[[ Records open ]]
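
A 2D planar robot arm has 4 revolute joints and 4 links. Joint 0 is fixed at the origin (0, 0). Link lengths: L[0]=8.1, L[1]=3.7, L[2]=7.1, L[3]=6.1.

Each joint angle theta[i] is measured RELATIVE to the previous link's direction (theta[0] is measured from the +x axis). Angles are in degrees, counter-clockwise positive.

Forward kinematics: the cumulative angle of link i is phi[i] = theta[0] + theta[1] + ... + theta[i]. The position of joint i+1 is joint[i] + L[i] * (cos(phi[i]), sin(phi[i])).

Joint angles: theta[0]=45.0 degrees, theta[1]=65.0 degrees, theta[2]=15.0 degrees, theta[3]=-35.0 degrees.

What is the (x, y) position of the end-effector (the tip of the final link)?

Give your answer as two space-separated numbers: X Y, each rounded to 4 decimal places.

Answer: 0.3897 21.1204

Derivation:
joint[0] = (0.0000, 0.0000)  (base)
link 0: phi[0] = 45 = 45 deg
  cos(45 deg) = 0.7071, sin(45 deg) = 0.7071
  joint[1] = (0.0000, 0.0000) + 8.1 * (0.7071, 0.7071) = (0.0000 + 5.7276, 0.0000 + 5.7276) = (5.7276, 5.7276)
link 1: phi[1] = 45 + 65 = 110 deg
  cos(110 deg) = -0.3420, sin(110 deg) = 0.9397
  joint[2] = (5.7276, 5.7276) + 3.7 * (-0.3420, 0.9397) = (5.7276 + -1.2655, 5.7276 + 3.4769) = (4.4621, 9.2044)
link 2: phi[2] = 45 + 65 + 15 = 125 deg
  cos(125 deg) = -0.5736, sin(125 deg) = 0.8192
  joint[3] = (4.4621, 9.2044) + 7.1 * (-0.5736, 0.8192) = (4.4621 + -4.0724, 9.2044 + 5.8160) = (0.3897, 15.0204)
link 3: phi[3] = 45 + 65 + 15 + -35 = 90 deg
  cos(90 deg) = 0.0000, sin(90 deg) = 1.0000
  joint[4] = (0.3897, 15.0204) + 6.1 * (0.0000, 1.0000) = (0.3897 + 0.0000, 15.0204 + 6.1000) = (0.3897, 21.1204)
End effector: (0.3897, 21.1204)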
[[ Records closed ]]
Exercise — Could you give the records above again, exactly and in full?

Completed exercise —
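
A 2D planar robot arm has 4 revolute joints and 4 links. Joint 0 is fixed at the origin (0, 0). Link lengths: L[0]=8.1, L[1]=3.7, L[2]=7.1, L[3]=6.1.

Each joint angle theta[i] is measured RELATIVE to the previous link's direction (theta[0] is measured from the +x axis). Angles are in degrees, counter-clockwise positive.

Forward kinematics: the cumulative angle of link i is phi[i] = theta[0] + theta[1] + ... + theta[i]. The position of joint i+1 is joint[i] + L[i] * (cos(phi[i]), sin(phi[i])).

Joint angles: theta[0]=45.0 degrees, theta[1]=65.0 degrees, theta[2]=15.0 degrees, theta[3]=-35.0 degrees.

What is the (x, y) position of the end-effector (the tip of the final link)?

Give your answer as two space-separated numbers: X Y, each rounded to 4 decimal places.

Answer: 0.3897 21.1204

Derivation:
joint[0] = (0.0000, 0.0000)  (base)
link 0: phi[0] = 45 = 45 deg
  cos(45 deg) = 0.7071, sin(45 deg) = 0.7071
  joint[1] = (0.0000, 0.0000) + 8.1 * (0.7071, 0.7071) = (0.0000 + 5.7276, 0.0000 + 5.7276) = (5.7276, 5.7276)
link 1: phi[1] = 45 + 65 = 110 deg
  cos(110 deg) = -0.3420, sin(110 deg) = 0.9397
  joint[2] = (5.7276, 5.7276) + 3.7 * (-0.3420, 0.9397) = (5.7276 + -1.2655, 5.7276 + 3.4769) = (4.4621, 9.2044)
link 2: phi[2] = 45 + 65 + 15 = 125 deg
  cos(125 deg) = -0.5736, sin(125 deg) = 0.8192
  joint[3] = (4.4621, 9.2044) + 7.1 * (-0.5736, 0.8192) = (4.4621 + -4.0724, 9.2044 + 5.8160) = (0.3897, 15.0204)
link 3: phi[3] = 45 + 65 + 15 + -35 = 90 deg
  cos(90 deg) = 0.0000, sin(90 deg) = 1.0000
  joint[4] = (0.3897, 15.0204) + 6.1 * (0.0000, 1.0000) = (0.3897 + 0.0000, 15.0204 + 6.1000) = (0.3897, 21.1204)
End effector: (0.3897, 21.1204)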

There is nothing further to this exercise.